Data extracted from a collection
= = = =
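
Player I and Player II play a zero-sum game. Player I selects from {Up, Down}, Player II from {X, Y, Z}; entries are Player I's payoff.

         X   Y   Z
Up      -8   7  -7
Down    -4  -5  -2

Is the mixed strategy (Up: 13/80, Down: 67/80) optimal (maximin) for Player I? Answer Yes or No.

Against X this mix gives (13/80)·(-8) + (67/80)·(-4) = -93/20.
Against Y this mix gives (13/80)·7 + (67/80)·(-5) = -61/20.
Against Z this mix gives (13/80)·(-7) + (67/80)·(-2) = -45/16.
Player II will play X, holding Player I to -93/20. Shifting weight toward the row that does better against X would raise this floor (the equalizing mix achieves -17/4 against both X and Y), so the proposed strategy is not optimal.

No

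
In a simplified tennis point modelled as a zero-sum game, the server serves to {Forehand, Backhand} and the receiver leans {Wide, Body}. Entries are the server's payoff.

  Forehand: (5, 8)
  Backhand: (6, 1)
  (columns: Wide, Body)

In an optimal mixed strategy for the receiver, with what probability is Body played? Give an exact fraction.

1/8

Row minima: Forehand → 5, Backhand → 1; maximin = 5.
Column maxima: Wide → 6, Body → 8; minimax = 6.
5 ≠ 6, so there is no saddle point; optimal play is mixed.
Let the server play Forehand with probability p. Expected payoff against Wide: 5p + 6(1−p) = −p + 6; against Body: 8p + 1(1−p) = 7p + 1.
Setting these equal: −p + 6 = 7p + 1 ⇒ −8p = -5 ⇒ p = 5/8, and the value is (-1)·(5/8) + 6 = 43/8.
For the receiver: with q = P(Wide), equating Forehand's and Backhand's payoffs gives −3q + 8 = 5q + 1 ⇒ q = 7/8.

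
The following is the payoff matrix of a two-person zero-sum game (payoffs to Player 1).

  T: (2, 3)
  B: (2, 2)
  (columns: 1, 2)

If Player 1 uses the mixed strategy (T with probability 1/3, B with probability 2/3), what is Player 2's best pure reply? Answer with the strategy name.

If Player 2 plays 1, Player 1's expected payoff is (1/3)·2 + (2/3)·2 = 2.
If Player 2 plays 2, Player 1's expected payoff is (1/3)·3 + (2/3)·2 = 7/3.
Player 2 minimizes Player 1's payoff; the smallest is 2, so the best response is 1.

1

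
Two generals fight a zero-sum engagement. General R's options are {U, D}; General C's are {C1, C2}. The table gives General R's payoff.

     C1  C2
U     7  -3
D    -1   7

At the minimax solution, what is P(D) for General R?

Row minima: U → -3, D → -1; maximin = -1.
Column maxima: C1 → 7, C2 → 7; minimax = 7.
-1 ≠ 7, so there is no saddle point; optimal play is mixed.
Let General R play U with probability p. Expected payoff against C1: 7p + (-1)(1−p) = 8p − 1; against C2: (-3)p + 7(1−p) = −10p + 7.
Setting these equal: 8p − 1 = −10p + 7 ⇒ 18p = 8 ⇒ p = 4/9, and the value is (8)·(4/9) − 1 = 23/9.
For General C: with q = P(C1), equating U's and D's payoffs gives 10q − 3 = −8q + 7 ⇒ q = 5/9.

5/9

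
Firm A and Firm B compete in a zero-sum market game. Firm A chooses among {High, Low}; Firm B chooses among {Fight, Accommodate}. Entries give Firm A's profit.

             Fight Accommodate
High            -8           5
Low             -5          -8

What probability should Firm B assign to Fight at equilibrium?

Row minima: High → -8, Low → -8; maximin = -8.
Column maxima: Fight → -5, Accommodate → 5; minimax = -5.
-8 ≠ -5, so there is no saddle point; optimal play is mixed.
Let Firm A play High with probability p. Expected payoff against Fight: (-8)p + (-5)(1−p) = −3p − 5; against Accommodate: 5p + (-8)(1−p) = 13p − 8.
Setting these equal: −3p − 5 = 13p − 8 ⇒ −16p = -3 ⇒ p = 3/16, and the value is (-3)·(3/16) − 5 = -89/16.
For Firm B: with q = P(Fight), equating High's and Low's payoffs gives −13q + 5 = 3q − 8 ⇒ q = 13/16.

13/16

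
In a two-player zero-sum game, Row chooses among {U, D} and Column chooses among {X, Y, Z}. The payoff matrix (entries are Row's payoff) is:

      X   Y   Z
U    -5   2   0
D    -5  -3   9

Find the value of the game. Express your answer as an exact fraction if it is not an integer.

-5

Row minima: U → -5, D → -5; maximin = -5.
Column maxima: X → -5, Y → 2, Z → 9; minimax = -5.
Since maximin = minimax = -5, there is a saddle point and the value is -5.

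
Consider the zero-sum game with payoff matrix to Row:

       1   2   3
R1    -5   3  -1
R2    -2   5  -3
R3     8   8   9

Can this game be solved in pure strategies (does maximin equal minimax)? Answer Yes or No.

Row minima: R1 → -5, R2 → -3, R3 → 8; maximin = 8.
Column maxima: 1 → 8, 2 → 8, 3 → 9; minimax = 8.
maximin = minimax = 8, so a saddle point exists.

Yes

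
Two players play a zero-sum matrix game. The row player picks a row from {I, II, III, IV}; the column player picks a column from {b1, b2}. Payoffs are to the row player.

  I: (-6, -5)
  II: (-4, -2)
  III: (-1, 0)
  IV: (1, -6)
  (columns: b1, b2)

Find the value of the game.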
= = = =
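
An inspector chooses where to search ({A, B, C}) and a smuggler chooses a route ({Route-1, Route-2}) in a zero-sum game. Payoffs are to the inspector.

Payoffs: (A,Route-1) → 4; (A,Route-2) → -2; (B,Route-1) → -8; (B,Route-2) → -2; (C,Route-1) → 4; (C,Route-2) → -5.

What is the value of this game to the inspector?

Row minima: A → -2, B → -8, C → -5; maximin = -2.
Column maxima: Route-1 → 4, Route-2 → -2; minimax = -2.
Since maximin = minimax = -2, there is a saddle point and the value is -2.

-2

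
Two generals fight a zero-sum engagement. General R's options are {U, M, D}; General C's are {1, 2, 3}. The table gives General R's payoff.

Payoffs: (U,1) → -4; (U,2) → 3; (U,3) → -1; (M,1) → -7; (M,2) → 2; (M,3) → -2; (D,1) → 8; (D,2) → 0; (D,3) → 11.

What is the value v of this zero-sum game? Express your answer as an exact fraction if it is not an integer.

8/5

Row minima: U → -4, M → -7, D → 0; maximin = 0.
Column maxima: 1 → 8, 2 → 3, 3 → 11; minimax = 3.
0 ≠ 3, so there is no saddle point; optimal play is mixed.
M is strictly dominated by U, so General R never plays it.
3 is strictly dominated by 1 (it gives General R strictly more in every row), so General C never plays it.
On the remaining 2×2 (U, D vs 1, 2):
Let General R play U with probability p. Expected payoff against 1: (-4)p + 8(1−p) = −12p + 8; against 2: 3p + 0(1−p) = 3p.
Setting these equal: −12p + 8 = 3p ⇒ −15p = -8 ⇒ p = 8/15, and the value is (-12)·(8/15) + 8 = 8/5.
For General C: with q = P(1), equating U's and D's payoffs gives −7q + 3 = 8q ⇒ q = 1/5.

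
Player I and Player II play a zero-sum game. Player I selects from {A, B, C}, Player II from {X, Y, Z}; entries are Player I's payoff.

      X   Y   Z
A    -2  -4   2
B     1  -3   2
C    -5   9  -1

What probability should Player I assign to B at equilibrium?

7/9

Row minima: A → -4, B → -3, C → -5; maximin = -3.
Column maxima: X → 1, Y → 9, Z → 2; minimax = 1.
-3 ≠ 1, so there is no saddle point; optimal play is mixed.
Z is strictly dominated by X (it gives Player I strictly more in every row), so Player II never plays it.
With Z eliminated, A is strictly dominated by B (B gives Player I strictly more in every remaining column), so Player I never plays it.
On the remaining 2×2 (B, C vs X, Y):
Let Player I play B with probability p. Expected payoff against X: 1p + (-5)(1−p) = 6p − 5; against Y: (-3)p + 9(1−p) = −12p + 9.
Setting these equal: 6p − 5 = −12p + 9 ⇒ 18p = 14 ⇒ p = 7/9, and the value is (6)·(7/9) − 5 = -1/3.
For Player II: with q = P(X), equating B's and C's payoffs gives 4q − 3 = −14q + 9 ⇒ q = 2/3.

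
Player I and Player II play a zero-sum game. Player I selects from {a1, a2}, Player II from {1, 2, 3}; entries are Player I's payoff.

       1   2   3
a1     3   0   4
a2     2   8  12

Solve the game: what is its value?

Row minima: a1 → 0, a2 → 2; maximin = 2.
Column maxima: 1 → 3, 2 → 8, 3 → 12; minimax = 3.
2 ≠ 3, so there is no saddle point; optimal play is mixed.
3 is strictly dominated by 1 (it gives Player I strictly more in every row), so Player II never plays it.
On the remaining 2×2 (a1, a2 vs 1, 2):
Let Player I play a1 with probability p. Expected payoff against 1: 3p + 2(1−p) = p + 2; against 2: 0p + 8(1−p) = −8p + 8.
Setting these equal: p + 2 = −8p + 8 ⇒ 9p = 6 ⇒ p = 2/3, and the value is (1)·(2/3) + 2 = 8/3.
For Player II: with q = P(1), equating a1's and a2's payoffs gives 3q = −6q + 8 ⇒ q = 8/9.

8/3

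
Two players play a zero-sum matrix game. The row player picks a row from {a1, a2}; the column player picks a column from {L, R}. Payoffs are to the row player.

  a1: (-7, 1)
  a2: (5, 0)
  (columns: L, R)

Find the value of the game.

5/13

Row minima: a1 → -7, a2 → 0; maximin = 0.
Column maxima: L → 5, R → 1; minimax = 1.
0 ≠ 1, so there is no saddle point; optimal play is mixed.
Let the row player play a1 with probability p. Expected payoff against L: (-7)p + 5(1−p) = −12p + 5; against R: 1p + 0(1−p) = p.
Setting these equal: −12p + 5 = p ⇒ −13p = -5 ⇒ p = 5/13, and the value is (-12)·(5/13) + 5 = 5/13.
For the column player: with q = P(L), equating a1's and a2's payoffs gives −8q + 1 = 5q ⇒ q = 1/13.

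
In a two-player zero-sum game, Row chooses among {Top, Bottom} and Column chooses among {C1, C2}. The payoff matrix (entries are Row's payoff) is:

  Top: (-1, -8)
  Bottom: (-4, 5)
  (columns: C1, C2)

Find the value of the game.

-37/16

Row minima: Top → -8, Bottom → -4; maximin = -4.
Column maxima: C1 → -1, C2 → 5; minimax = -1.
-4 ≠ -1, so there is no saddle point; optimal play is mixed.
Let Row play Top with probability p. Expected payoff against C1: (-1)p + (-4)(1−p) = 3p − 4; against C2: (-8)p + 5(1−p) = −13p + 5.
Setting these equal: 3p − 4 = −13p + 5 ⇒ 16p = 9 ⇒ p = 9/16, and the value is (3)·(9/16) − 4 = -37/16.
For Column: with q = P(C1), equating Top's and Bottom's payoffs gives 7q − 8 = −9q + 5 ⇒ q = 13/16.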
= = = =
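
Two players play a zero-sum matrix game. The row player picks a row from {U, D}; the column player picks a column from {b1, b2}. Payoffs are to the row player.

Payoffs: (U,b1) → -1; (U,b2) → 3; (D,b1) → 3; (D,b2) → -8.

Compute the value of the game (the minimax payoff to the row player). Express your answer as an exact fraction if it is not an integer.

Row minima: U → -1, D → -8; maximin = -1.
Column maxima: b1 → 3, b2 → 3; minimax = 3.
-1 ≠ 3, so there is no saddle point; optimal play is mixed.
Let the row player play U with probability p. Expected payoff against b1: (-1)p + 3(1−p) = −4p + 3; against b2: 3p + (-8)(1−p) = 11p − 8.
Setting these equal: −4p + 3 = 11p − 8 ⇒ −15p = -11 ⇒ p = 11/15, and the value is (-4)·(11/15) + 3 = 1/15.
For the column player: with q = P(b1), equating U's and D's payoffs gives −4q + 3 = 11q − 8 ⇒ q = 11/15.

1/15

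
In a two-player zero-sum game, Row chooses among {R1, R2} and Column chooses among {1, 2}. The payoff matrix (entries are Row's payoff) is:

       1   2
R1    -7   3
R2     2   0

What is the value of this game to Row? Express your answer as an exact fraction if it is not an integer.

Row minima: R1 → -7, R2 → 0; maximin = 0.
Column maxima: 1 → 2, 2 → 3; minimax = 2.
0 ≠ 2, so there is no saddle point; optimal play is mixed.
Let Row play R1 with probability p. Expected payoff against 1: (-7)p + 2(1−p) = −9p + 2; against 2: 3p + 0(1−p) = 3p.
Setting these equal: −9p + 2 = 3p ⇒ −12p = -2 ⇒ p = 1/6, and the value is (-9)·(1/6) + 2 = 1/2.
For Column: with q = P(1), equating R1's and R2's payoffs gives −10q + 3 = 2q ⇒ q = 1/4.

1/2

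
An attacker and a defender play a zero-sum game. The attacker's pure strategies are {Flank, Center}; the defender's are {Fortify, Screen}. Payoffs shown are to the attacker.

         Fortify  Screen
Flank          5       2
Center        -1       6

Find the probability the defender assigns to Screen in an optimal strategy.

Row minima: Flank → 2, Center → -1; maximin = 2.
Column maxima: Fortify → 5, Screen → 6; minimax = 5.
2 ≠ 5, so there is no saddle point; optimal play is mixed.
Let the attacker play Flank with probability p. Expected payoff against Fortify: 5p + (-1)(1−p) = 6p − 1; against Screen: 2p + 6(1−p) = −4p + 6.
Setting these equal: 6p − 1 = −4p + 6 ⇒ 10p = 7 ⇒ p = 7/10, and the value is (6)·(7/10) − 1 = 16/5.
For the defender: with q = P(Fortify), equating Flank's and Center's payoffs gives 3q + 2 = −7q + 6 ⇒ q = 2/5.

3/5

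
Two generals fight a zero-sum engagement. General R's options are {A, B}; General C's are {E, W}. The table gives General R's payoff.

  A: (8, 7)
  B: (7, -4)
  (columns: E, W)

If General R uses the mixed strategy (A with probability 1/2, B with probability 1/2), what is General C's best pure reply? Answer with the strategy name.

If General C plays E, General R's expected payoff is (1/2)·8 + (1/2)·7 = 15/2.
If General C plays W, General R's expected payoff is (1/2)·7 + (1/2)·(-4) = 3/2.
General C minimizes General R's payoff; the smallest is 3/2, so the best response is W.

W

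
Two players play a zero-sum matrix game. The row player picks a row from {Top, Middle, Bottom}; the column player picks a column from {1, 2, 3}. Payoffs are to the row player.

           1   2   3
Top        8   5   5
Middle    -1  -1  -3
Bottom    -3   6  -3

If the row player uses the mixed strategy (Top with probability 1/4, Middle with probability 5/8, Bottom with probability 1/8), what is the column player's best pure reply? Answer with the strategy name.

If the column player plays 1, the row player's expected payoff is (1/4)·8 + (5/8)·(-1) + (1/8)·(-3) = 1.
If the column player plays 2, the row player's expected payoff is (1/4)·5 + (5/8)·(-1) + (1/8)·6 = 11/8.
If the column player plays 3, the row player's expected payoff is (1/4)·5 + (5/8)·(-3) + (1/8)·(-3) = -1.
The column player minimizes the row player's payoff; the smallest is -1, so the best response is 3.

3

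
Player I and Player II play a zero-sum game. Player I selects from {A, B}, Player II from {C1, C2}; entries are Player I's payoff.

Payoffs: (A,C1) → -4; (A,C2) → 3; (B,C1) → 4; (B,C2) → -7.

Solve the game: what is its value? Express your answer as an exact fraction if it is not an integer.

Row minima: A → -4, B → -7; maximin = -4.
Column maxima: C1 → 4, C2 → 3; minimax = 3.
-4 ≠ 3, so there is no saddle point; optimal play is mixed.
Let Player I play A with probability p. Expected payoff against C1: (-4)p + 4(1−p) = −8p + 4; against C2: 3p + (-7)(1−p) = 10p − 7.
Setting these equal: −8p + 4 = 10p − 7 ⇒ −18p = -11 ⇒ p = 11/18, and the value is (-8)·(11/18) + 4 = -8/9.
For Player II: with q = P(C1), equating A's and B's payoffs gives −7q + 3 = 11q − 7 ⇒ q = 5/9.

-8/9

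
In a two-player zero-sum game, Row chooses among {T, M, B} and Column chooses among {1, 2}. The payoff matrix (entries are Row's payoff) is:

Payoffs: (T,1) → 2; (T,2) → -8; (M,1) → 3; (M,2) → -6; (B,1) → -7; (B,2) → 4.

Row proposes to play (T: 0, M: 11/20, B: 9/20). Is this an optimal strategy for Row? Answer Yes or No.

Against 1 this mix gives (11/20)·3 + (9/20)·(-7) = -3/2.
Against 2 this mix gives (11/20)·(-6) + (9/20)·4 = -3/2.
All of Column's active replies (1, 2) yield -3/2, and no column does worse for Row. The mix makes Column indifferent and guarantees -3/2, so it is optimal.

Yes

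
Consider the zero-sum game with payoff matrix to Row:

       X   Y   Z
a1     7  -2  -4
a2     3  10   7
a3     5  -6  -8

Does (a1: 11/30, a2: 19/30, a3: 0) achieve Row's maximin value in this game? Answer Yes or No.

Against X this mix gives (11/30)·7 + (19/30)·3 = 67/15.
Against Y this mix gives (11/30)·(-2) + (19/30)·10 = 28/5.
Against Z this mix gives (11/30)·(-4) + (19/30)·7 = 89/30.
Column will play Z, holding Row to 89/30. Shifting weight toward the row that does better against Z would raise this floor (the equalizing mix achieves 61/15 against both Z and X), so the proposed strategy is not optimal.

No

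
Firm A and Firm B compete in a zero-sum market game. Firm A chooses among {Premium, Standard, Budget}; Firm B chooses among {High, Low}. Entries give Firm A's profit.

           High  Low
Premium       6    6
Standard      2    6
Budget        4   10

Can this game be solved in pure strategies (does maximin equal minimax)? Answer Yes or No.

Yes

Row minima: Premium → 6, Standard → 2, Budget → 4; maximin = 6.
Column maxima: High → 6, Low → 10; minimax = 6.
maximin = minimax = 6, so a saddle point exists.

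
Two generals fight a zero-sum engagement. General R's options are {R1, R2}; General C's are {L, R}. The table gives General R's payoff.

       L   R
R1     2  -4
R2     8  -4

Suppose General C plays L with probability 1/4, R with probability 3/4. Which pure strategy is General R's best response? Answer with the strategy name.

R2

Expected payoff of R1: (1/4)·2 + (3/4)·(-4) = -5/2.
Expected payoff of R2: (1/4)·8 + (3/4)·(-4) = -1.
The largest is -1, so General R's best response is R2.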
= = = =
Filter the entries and copy each line with "selects".

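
Player I and Player II play a zero-sum game. Player I selects from {Up, Down}, Player II from {X, Y, Z}; entries are Player I's payoff.
Player I and Player II play a zero-sum game. Player I selects from {A, B, C}, Player II from {X, Y, Z}; entries are Player I's payoff.
Player I and Player II play a zero-sum game. Player I selects from {a1, a2}, Player II from {1, 2, 3}; entries are Player I's payoff.
Player I and Player II play a zero-sum game. Player I selects from {A, B}, Player II from {C1, C2}; entries are Player I's payoff.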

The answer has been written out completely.